Description of the task:
Among the lines below, return each one that contains the word "aligned".

Data shown: Begin

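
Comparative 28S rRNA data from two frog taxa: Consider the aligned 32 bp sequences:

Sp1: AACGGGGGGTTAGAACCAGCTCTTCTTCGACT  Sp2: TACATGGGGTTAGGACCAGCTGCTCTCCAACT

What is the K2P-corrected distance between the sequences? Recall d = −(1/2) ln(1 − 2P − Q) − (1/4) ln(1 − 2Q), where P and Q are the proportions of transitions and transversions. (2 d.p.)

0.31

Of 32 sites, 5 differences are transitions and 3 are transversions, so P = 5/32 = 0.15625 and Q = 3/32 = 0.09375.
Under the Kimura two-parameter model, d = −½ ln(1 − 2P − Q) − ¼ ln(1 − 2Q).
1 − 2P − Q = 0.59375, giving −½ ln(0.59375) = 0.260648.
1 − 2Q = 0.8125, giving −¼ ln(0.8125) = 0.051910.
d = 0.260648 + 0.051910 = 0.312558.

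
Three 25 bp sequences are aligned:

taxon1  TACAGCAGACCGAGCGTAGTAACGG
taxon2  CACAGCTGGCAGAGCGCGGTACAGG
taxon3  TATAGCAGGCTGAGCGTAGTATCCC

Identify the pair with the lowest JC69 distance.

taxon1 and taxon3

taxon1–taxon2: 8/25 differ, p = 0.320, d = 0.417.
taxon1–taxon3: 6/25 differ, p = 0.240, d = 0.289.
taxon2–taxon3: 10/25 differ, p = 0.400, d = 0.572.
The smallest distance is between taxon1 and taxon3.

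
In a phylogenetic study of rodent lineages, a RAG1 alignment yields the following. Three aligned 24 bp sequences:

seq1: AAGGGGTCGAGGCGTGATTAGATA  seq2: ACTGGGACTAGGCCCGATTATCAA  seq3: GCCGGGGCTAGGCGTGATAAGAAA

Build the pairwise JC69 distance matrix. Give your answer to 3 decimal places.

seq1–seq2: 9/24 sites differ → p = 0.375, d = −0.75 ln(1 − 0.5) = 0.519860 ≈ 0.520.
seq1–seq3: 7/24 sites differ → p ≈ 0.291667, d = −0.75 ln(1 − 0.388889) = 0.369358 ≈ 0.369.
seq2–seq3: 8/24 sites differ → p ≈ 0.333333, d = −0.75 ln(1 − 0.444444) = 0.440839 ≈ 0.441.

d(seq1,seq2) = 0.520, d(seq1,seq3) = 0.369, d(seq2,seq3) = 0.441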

Data shown: End
Data shown: Begin

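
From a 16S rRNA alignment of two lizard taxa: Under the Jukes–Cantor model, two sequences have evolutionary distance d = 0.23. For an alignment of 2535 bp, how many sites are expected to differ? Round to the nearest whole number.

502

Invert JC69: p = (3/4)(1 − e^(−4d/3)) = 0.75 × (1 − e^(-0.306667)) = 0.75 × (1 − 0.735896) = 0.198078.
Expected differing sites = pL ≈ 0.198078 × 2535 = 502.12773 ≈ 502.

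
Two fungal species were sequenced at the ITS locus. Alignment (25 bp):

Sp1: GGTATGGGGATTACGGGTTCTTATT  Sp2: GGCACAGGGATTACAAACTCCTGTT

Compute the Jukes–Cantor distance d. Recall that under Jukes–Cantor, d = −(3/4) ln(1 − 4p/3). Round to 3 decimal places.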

Data shown: End
Data shown: Begin

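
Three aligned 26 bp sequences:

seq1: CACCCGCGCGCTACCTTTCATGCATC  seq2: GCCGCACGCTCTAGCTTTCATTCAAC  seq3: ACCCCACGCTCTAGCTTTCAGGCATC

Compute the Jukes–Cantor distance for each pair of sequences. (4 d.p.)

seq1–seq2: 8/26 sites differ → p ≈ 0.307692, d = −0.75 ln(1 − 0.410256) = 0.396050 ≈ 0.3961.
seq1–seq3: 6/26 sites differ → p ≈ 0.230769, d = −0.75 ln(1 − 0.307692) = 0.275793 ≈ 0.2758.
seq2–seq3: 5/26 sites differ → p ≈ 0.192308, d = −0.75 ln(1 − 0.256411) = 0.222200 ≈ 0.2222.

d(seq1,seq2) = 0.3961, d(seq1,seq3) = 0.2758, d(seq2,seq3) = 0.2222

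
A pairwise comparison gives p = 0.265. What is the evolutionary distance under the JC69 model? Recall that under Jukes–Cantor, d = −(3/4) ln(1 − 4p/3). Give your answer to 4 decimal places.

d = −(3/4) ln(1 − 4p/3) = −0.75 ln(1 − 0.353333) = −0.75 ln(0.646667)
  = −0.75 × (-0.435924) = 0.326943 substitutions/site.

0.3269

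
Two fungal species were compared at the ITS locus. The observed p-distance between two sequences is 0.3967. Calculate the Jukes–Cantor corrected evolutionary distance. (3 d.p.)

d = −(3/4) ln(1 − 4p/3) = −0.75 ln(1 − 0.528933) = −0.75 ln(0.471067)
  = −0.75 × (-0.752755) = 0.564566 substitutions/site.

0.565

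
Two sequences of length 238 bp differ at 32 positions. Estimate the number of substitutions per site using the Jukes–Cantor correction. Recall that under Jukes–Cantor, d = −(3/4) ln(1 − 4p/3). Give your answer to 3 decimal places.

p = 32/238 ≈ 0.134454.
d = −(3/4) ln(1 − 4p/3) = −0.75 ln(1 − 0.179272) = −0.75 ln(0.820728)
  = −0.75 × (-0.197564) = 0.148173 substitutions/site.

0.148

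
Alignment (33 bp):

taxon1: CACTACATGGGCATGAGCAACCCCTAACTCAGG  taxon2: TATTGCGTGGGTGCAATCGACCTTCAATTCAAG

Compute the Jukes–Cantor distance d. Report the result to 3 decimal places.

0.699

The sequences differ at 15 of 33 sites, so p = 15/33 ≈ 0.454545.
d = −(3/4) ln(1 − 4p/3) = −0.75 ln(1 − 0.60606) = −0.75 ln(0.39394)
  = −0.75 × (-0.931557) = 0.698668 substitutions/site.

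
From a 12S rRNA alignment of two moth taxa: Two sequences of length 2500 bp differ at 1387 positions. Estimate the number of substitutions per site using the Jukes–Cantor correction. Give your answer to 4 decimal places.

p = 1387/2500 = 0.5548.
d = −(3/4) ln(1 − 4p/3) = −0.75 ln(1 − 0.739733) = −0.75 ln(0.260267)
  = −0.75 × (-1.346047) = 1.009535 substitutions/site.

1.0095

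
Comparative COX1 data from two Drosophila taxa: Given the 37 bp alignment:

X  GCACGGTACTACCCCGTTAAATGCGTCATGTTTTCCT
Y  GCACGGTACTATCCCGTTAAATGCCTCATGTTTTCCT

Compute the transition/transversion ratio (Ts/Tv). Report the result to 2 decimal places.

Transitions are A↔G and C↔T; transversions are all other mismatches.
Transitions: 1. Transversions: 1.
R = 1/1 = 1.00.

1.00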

Data shown: End

Worked solution:
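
Comparative 28S rRNA data from two frog taxa: Consider the aligned 32 bp sequences:
Three 25 bp sequences are aligned:
In a phylogenetic study of rodent lineages, a RAG1 alignment yields the following. Three aligned 24 bp sequences:
Three aligned 26 bp sequences: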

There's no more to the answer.